_WHAT YOU HAVE TO DO_
Please write each record out again word for word.

_DATA SECTION_

☆ ☆ ☆

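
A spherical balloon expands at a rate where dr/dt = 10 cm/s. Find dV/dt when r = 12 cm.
5760π cm³/s

V = (4/3)πr³
dV/dt = dV/dr · dr/dt = 4πr² · 10
At r = 12: dV/dt = 5760π cm³/s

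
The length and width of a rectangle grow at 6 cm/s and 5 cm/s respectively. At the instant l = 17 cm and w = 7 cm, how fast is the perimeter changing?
22 cm/s

P = 2(l + w)
dP/dt = 2(dl/dt + dw/dt) = 2(6 + 5) = 22 cm/s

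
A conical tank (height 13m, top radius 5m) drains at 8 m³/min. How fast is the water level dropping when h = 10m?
338/(625π) ≈ 0.1721 m/min

r/h = 5/13, so r = (5/13)h
V = (1/3)πr²h = (1/3)π((5/13)h)²h = (25/507)πh³
dV/dh = (25/169)πh²
dh/dt = (dV/dt)/(dV/dh) = -8/((25/169)π·10²) = -338/(625π) m/min
The level is dropping at 338/(625π) ≈ 0.1721 m/min.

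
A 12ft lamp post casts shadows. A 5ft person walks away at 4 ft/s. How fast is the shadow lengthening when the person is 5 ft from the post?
20/7 ft/s

By similar triangles: 12/(x+s) = 5/s
Solving: s = 5x/7
ds/dt = 5/7 · dx/dt = 5/7 · 4 = 20/7 ft/s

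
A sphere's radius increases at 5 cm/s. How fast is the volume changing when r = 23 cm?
10580π cm³/s

V = (4/3)πr³
dV/dt = dV/dr · dr/dt = 4πr² · 5
At r = 23: dV/dt = 10580π cm³/s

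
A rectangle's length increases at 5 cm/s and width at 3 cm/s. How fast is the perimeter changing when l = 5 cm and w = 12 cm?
16 cm/s

P = 2(l + w)
dP/dt = 2(dl/dt + dw/dt) = 2(5 + 3) = 16 cm/s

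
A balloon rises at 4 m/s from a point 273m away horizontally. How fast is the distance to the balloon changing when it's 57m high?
38√8642/4321 ≈ 0.8175 m/s

z² = 273² + y²
z = √(273² + 57²) = 3√8642
dz/dt = y/z · dy/dt = 57/(3√8642) · 4 = 38√8642/4321 ≈ 0.8175 m/s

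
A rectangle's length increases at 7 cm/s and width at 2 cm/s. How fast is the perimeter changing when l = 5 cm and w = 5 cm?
18 cm/s

P = 2(l + w)
dP/dt = 2(dl/dt + dw/dt) = 2(7 + 2) = 18 cm/s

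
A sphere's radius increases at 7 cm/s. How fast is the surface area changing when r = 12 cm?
672π cm²/s

S = 4πr²
dS/dt = dS/dr · dr/dt = 8πr · 7
At r = 12: dS/dt = 672π cm²/s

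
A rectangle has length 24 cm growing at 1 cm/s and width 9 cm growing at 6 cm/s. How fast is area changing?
153 cm²/s

A = lw
dA/dt = w·dl/dt + l·dw/dt = 9·1 + 24·6 = 153 cm²/s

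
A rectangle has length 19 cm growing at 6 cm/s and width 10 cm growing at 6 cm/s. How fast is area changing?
174 cm²/s

A = lw
dA/dt = w·dl/dt + l·dw/dt = 10·6 + 19·6 = 174 cm²/s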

☆ ☆ ☆

_TASK RESULT_
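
A spherical balloon expands at a rate where dr/dt = 10 cm/s. Find dV/dt when r = 12 cm.
5760π cm³/s

V = (4/3)πr³
dV/dt = dV/dr · dr/dt = 4πr² · 10
At r = 12: dV/dt = 5760π cm³/s

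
The length and width of a rectangle grow at 6 cm/s and 5 cm/s respectively. At the instant l = 17 cm and w = 7 cm, how fast is the perimeter changing?
22 cm/s

P = 2(l + w)
dP/dt = 2(dl/dt + dw/dt) = 2(6 + 5) = 22 cm/s

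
A conical tank (height 13m, top radius 5m) drains at 8 m³/min. How fast is the water level dropping when h = 10m?
338/(625π) ≈ 0.1721 m/min

r/h = 5/13, so r = (5/13)h
V = (1/3)πr²h = (1/3)π((5/13)h)²h = (25/507)πh³
dV/dh = (25/169)πh²
dh/dt = (dV/dt)/(dV/dh) = -8/((25/169)π·10²) = -338/(625π) m/min
The level is dropping at 338/(625π) ≈ 0.1721 m/min.

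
A 12ft lamp post casts shadows. A 5ft person walks away at 4 ft/s. How fast is the shadow lengthening when the person is 5 ft from the post?
20/7 ft/s

By similar triangles: 12/(x+s) = 5/s
Solving: s = 5x/7
ds/dt = 5/7 · dx/dt = 5/7 · 4 = 20/7 ft/s

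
A sphere's radius increases at 5 cm/s. How fast is the volume changing when r = 23 cm?
10580π cm³/s

V = (4/3)πr³
dV/dt = dV/dr · dr/dt = 4πr² · 5
At r = 23: dV/dt = 10580π cm³/s

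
A rectangle's length increases at 5 cm/s and width at 3 cm/s. How fast is the perimeter changing when l = 5 cm and w = 12 cm?
16 cm/s

P = 2(l + w)
dP/dt = 2(dl/dt + dw/dt) = 2(5 + 3) = 16 cm/s

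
A balloon rises at 4 m/s from a point 273m away horizontally. How fast is the distance to the balloon changing when it's 57m high?
38√8642/4321 ≈ 0.8175 m/s

z² = 273² + y²
z = √(273² + 57²) = 3√8642
dz/dt = y/z · dy/dt = 57/(3√8642) · 4 = 38√8642/4321 ≈ 0.8175 m/s

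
A rectangle's length increases at 7 cm/s and width at 2 cm/s. How fast is the perimeter changing when l = 5 cm and w = 5 cm?
18 cm/s

P = 2(l + w)
dP/dt = 2(dl/dt + dw/dt) = 2(7 + 2) = 18 cm/s

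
A sphere's radius increases at 7 cm/s. How fast is the surface area changing when r = 12 cm?
672π cm²/s

S = 4πr²
dS/dt = dS/dr · dr/dt = 8πr · 7
At r = 12: dS/dt = 672π cm²/s

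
A rectangle has length 24 cm growing at 1 cm/s and width 9 cm growing at 6 cm/s. How fast is area changing?
153 cm²/s

A = lw
dA/dt = w·dl/dt + l·dw/dt = 9·1 + 24·6 = 153 cm²/s

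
A rectangle has length 19 cm growing at 6 cm/s and width 10 cm growing at 6 cm/s. How fast is area changing?
174 cm²/s

A = lw
dA/dt = w·dl/dt + l·dw/dt = 10·6 + 19·6 = 174 cm²/s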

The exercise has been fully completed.